Look for the string "Paris" in the material below. Copy every line where you find it.

==== Task inputs

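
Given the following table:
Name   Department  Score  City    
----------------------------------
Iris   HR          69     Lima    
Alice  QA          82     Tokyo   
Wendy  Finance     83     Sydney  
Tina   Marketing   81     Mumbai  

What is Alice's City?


Row 2: Alice
City = Tokyo

ANSWER: Tokyo


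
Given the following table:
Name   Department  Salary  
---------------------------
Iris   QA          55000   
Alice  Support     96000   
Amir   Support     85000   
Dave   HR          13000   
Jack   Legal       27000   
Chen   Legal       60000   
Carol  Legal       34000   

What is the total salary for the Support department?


Support department members:
  Alice: 96000
  Amir: 85000
Total = 96000 + 85000 = 181000

ANSWER: 181000


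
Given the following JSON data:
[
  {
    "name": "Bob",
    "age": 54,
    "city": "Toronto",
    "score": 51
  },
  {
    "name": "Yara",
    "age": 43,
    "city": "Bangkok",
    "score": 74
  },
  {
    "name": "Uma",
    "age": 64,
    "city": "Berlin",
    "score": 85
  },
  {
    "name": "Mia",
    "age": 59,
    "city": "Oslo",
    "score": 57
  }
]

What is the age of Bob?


Looking up record where name = Bob
Record index: 0
Field 'age' = 54

ANSWER: 54


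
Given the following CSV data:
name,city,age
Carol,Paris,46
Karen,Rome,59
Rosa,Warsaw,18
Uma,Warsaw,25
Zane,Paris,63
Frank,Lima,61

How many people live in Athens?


Scanning city column for 'Athens':
Total matches: 0

ANSWER: 0


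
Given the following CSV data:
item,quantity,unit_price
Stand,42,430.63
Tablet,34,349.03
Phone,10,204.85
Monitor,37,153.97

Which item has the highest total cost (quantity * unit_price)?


Computing row totals:
  Stand: 18086.46
  Tablet: 11867.02
  Phone: 2048.5
  Monitor: 5696.89
Maximum: Stand (18086.46)

ANSWER: Stand


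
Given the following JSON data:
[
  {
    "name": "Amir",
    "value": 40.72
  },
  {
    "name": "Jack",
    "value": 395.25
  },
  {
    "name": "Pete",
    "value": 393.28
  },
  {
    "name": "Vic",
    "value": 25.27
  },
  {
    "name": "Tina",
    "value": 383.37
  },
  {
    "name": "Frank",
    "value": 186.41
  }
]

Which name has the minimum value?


Comparing values:
  Amir: 40.72
  Jack: 395.25
  Pete: 393.28
  Vic: 25.27
  Tina: 383.37
  Frank: 186.41
Minimum: Vic (25.27)

ANSWER: Vic


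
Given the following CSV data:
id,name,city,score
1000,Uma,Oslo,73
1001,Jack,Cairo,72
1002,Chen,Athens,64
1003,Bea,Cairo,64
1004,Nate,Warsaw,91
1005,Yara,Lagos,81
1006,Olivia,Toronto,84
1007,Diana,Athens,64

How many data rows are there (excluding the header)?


Counting rows (excluding header):
Header: id,name,city,score
Data rows: 8

ANSWER: 8


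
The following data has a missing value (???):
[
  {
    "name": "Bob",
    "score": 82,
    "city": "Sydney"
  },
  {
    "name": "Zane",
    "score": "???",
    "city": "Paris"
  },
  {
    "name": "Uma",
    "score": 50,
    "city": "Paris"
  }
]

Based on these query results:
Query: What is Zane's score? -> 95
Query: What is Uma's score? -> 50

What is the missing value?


The missing value is Zane's score
From query: Zane's score = 95

ANSWER: 95


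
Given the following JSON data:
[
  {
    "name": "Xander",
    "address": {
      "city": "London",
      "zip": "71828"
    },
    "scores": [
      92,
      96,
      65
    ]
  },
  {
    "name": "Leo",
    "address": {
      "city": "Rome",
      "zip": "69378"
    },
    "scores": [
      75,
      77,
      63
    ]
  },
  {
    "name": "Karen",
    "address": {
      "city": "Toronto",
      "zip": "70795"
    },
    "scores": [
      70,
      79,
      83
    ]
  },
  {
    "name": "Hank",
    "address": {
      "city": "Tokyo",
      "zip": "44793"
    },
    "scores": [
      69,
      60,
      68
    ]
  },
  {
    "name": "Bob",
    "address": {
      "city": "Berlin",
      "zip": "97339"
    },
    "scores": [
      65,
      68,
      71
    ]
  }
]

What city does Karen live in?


Path: records[2].address.city
Value: Toronto

ANSWER: Toronto


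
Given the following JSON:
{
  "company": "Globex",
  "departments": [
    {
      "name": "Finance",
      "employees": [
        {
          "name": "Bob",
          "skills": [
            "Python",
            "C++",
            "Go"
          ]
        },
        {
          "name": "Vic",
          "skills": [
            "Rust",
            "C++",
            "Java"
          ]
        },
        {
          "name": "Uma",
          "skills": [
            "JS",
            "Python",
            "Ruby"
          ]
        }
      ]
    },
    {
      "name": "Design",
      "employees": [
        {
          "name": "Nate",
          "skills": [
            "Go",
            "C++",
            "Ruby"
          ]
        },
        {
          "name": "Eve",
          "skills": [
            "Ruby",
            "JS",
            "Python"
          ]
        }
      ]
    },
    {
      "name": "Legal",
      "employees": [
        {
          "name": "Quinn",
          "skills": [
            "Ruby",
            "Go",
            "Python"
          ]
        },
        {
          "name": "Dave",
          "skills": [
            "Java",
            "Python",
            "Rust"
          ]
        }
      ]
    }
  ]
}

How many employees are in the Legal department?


Path: departments[2].employees
Count: 2

ANSWER: 2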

========

• [Completed exercise]
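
Carol,Paris,46
Zane,Paris,63
    "city": "Paris"
    "city": "Paris"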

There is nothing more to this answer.